**What is needed**
Every line below should be duplicated exactly.
====== Study material
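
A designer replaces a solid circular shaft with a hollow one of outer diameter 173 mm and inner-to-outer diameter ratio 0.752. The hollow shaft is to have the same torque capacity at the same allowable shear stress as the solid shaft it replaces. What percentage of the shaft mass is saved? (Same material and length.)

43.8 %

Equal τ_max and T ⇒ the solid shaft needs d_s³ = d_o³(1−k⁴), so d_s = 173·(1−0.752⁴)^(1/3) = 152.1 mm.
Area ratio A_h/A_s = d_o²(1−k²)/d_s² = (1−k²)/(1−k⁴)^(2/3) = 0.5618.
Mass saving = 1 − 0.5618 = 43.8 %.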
============
**Output of the exercise**
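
A designer replaces a solid circular shaft with a hollow one of outer diameter 173 mm and inner-to-outer diameter ratio 0.752. The hollow shaft is to have the same torque capacity at the same allowable shear stress as the solid shaft it replaces. What percentage of the shaft mass is saved? (Same material and length.)

43.8 %

Equal τ_max and T ⇒ the solid shaft needs d_s³ = d_o³(1−k⁴), so d_s = 173·(1−0.752⁴)^(1/3) = 152.1 mm.
Area ratio A_h/A_s = d_o²(1−k²)/d_s² = (1−k²)/(1−k⁴)^(2/3) = 0.5618.
Mass saving = 1 − 0.5618 = 43.8 %.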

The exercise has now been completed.